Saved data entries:
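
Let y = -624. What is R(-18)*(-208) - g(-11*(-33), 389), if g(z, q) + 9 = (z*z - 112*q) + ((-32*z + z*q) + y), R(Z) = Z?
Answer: -213415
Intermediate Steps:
g(z, q) = -633 + z² - 112*q - 32*z + q*z (g(z, q) = -9 + ((z*z - 112*q) + ((-32*z + z*q) - 624)) = -9 + ((z² - 112*q) + ((-32*z + q*z) - 624)) = -9 + ((z² - 112*q) + (-624 - 32*z + q*z)) = -9 + (-624 + z² - 112*q - 32*z + q*z) = -633 + z² - 112*q - 32*z + q*z)
R(-18)*(-208) - g(-11*(-33), 389) = -18*(-208) - (-633 + (-11*(-33))² - 112*389 - (-352)*(-33) + 389*(-11*(-33))) = 3744 - (-633 + 363² - 43568 - 32*363 + 389*363) = 3744 - (-633 + 131769 - 43568 - 11616 + 141207) = 3744 - 1*217159 = 3744 - 217159 = -213415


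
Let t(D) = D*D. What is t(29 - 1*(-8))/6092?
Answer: 1369/6092 ≈ 0.22472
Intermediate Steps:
t(D) = D²
t(29 - 1*(-8))/6092 = (29 - 1*(-8))²/6092 = (29 + 8)²*(1/6092) = 37²*(1/6092) = 1369*(1/6092) = 1369/6092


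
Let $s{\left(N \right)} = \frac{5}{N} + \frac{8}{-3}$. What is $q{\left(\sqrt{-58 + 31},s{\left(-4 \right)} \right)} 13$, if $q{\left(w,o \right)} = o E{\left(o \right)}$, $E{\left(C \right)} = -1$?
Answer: $\frac{611}{12} \approx 50.917$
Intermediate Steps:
$s{\left(N \right)} = - \frac{8}{3} + \frac{5}{N}$ ($s{\left(N \right)} = \frac{5}{N} + 8 \left(- \frac{1}{3}\right) = \frac{5}{N} - \frac{8}{3} = - \frac{8}{3} + \frac{5}{N}$)
$q{\left(w,o \right)} = - o$ ($q{\left(w,o \right)} = o \left(-1\right) = - o$)
$q{\left(\sqrt{-58 + 31},s{\left(-4 \right)} \right)} 13 = - (- \frac{8}{3} + \frac{5}{-4}) 13 = - (- \frac{8}{3} + 5 \left(- \frac{1}{4}\right)) 13 = - (- \frac{8}{3} - \frac{5}{4}) 13 = \left(-1\right) \left(- \frac{47}{12}\right) 13 = \frac{47}{12} \cdot 13 = \frac{611}{12}$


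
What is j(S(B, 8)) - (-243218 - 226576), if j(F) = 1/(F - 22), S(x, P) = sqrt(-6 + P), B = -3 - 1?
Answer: 113220343/241 - sqrt(2)/482 ≈ 4.6979e+5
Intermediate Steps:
B = -4
j(F) = 1/(-22 + F)
j(S(B, 8)) - (-243218 - 226576) = 1/(-22 + sqrt(-6 + 8)) - (-243218 - 226576) = 1/(-22 + sqrt(2)) - 1*(-469794) = 1/(-22 + sqrt(2)) + 469794 = 469794 + 1/(-22 + sqrt(2))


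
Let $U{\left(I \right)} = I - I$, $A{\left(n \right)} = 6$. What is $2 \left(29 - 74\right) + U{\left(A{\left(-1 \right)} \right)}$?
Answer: $-90$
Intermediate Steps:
$U{\left(I \right)} = 0$
$2 \left(29 - 74\right) + U{\left(A{\left(-1 \right)} \right)} = 2 \left(29 - 74\right) + 0 = 2 \left(-45\right) + 0 = -90 + 0 = -90$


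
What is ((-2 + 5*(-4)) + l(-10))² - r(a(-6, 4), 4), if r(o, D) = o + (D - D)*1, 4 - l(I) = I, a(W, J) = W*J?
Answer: 88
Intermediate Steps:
a(W, J) = J*W
l(I) = 4 - I
r(o, D) = o (r(o, D) = o + 0*1 = o + 0 = o)
((-2 + 5*(-4)) + l(-10))² - r(a(-6, 4), 4) = ((-2 + 5*(-4)) + (4 - 1*(-10)))² - 4*(-6) = ((-2 - 20) + (4 + 10))² - 1*(-24) = (-22 + 14)² + 24 = (-8)² + 24 = 64 + 24 = 88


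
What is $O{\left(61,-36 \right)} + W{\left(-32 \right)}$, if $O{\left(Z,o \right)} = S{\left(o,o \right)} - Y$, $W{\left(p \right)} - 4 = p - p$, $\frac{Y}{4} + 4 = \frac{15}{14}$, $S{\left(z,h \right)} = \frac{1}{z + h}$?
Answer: $\frac{7913}{504} \approx 15.7$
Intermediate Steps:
$S{\left(z,h \right)} = \frac{1}{h + z}$
$Y = - \frac{82}{7}$ ($Y = -16 + 4 \cdot \frac{15}{14} = -16 + \frac{30}{7} = - \frac{82}{7} \approx -11.714$)
$W{\left(p \right)} = 4$ ($W{\left(p \right)} = 4 + \left(p - p\right) = 4 + 0 = 4$)
$O{\left(Z,o \right)} = \frac{82}{7} + \frac{1}{2 o}$ ($O{\left(Z,o \right)} = \frac{1}{o + o} - - \frac{82}{7} = \frac{1}{2 o} + \frac{82}{7} = \frac{82}{7} + \frac{1}{2 o}$)
$O{\left(61,-36 \right)} + W{\left(-32 \right)} = \frac{7 + 164 \left(-36\right)}{14 \left(-36\right)} + 4 = \frac{1}{14} \left(- \frac{1}{36}\right) \left(7 - 5904\right) + 4 = \frac{1}{14} \left(- \frac{1}{36}\right) \left(-5897\right) + 4 = \frac{5897}{504} + 4 = \frac{7913}{504}$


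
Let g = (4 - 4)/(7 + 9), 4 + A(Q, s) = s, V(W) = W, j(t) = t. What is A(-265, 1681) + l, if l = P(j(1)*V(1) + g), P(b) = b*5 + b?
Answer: 1683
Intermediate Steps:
A(Q, s) = -4 + s
g = 0 (g = 0/16 = 0*(1/16) = 0)
P(b) = 6*b (P(b) = 5*b + b = 6*b)
l = 6 (l = 6*(1*1 + 0) = 6*(1 + 0) = 6*1 = 6)
A(-265, 1681) + l = (-4 + 1681) + 6 = 1677 + 6 = 1683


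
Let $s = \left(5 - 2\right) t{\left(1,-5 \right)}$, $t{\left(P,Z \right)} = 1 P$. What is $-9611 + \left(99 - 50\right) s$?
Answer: $-9464$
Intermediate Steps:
$t{\left(P,Z \right)} = P$
$s = 3$ ($s = \left(5 - 2\right) 1 = 3 \cdot 1 = 3$)
$-9611 + \left(99 - 50\right) s = -9611 + \left(99 - 50\right) 3 = -9611 + 49 \cdot 3 = -9611 + 147 = -9464$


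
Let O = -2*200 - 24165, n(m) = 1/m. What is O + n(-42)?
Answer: -1031731/42 ≈ -24565.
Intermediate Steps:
O = -24565 (O = -400 - 24165 = -24565)
O + n(-42) = -24565 + 1/(-42) = -24565 - 1/42 = -1031731/42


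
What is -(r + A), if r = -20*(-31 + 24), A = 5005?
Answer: -5145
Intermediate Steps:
r = 140 (r = -20*(-7) = 140)
-(r + A) = -(140 + 5005) = -1*5145 = -5145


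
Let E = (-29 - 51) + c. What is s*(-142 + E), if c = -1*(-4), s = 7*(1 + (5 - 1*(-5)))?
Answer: -16786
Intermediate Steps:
s = 77 (s = 7*(1 + (5 + 5)) = 7*(1 + 10) = 7*11 = 77)
c = 4
E = -76 (E = (-29 - 51) + 4 = -80 + 4 = -76)
s*(-142 + E) = 77*(-142 - 76) = 77*(-218) = -16786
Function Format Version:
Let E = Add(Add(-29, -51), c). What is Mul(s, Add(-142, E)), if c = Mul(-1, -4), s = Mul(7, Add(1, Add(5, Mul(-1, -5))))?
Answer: -16786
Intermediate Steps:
s = 77 (s = Mul(7, Add(1, Add(5, 5))) = Mul(7, Add(1, 10)) = Mul(7, 11) = 77)
c = 4
E = -76 (E = Add(Add(-29, -51), 4) = Add(-80, 4) = -76)
Mul(s, Add(-142, E)) = Mul(77, Add(-142, -76)) = Mul(77, -218) = -16786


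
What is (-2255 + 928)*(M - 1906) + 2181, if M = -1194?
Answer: 4115881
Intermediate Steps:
(-2255 + 928)*(M - 1906) + 2181 = (-2255 + 928)*(-1194 - 1906) + 2181 = -1327*(-3100) + 2181 = 4113700 + 2181 = 4115881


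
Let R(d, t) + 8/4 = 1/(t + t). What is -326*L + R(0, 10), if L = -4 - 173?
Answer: 1154001/20 ≈ 57700.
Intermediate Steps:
L = -177
R(d, t) = -2 + 1/(2*t) (R(d, t) = -2 + 1/(t + t) = -2 + 1/(2*t))
-326*L + R(0, 10) = -326*(-177) + (-2 + (1/2)/10) = 57702 + (-2 + (1/2)*(1/10)) = 57702 + (-2 + 1/20) = 57702 - 39/20 = 1154001/20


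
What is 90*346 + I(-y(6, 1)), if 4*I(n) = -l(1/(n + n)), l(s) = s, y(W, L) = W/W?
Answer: 249121/8 ≈ 31140.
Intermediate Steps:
y(W, L) = 1
I(n) = -1/(8*n) (I(n) = (-1/(n + n))/4 = (-1/(2*n))/4 = -1/(8*n))
90*346 + I(-y(6, 1)) = 90*346 - 1/(8*((-1*1))) = 31140 - ⅛/(-1) = 31140 - ⅛*(-1) = 31140 + ⅛ = 249121/8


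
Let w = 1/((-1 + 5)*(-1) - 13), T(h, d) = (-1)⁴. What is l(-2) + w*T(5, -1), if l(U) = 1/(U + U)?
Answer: -21/68 ≈ -0.30882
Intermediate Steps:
T(h, d) = 1
l(U) = 1/(2*U)
w = -1/17 (w = 1/(4*(-1) - 13) = 1/(-4 - 13) = 1/(-17) = -1/17 ≈ -0.058824)
l(-2) + w*T(5, -1) = (½)/(-2) - 1/17*1 = (½)*(-½) - 1/17 = -¼ - 1/17 = -21/68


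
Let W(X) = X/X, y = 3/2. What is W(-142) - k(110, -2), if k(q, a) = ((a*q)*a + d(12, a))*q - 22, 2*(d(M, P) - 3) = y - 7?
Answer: -96809/2 ≈ -48405.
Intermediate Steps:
y = 3/2 (y = 3*(½) = 3/2 ≈ 1.5000)
W(X) = 1
d(M, P) = ¼ (d(M, P) = 3 + (3/2 - 7)/2 = 3 + (½)*(-11/2) = 3 - 11/4 = ¼)
k(q, a) = -22 + q*(¼ + q*a²) (k(q, a) = ((a*q)*a + ¼)*q - 22 = (q*a² + ¼)*q - 22 = (¼ + q*a²)*q - 22 = q*(¼ + q*a²) - 22 = -22 + q*(¼ + q*a²))
W(-142) - k(110, -2) = 1 - (-22 + (¼)*110 + (-2)²*110²) = 1 - (-22 + 55/2 + 4*12100) = 1 - (-22 + 55/2 + 48400) = 1 - 1*96811/2 = 1 - 96811/2 = -96809/2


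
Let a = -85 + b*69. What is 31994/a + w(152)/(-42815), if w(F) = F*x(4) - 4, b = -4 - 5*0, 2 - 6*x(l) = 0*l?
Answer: -821903974/9273729 ≈ -88.627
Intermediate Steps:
x(l) = ⅓ (x(l) = ⅓ - 0*l = ⅓ - ⅙*0 = ⅓ + 0 = ⅓)
b = -4 (b = -4 + 0 = -4)
w(F) = -4 + F/3 (w(F) = F*(⅓) - 4 = F/3 - 4 = -4 + F/3)
a = -361 (a = -85 - 4*69 = -85 - 276 = -361)
31994/a + w(152)/(-42815) = 31994/(-361) + (-4 + (⅓)*152)/(-42815) = 31994*(-1/361) + (-4 + 152/3)*(-1/42815) = -31994/361 + (140/3)*(-1/42815) = -31994/361 - 28/25689 = -821903974/9273729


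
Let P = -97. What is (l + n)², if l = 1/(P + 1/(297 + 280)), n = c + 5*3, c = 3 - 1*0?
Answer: 1013740881409/3132417024 ≈ 323.63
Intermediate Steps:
c = 3 (c = 3 + 0 = 3)
n = 18 (n = 3 + 5*3 = 3 + 15 = 18)
l = -577/55968 (l = 1/(-97 + 1/(297 + 280)) = 1/(-97 + 1/577) = 1/(-55968/577) = -577/55968 ≈ -0.010309)
(l + n)² = (-577/55968 + 18)² = (1006847/55968)² = 1013740881409/3132417024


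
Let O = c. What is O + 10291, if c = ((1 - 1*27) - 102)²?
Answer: 26675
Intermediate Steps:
c = 16384 (c = ((1 - 27) - 102)² = (-26 - 102)² = (-128)² = 16384)
O = 16384
O + 10291 = 16384 + 10291 = 26675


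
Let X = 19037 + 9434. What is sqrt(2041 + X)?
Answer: 4*sqrt(1907) ≈ 174.68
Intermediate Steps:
X = 28471
sqrt(2041 + X) = sqrt(2041 + 28471) = sqrt(30512) = 4*sqrt(1907)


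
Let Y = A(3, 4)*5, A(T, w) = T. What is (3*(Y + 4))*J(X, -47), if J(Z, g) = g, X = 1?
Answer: -2679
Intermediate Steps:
Y = 15 (Y = 3*5 = 15)
(3*(Y + 4))*J(X, -47) = (3*(15 + 4))*(-47) = (3*19)*(-47) = 57*(-47) = -2679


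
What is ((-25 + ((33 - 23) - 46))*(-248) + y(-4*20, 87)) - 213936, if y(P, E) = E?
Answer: -198721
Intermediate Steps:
((-25 + ((33 - 23) - 46))*(-248) + y(-4*20, 87)) - 213936 = ((-25 + ((33 - 23) - 46))*(-248) + 87) - 213936 = ((-25 + (10 - 46))*(-248) + 87) - 213936 = ((-25 - 36)*(-248) + 87) - 213936 = (-61*(-248) + 87) - 213936 = (15128 + 87) - 213936 = 15215 - 213936 = -198721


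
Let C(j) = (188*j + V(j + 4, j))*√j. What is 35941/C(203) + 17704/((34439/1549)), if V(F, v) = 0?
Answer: 27423496/34439 + 35941*√203/7747292 ≈ 796.36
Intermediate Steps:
C(j) = 188*j^(3/2) (C(j) = (188*j + 0)*√j = (188*j)*√j = 188*j^(3/2))
35941/C(203) + 17704/((34439/1549)) = 35941/((188*203^(3/2))) + 17704/((34439/1549)) = 35941/((188*(203*√203))) + 17704/((34439*(1/1549))) = 35941/((38164*√203)) + 17704/(34439/1549) = 35941*(√203/7747292) + 17704*(1549/34439) = 35941*√203/7747292 + 27423496/34439 = 27423496/34439 + 35941*√203/7747292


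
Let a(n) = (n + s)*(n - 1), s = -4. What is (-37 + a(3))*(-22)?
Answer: 858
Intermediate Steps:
a(n) = (-1 + n)*(-4 + n) (a(n) = (n - 4)*(n - 1) = (-4 + n)*(-1 + n) = (-1 + n)*(-4 + n))
(-37 + a(3))*(-22) = (-37 + (4 + 3² - 5*3))*(-22) = (-37 + (4 + 9 - 15))*(-22) = (-37 - 2)*(-22) = -39*(-22) = 858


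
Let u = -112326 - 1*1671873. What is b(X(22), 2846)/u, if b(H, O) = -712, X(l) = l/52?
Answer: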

TASK PROMPT:
Nothing but an exact copy of the lines from the first one above through the line holding "Answer: -213415" should be returned.

RESULT FOR THIS EXERCISE:
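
Let y = -624. What is R(-18)*(-208) - g(-11*(-33), 389), if g(z, q) + 9 = (z*z - 112*q) + ((-32*z + z*q) + y), R(Z) = Z?
Answer: -213415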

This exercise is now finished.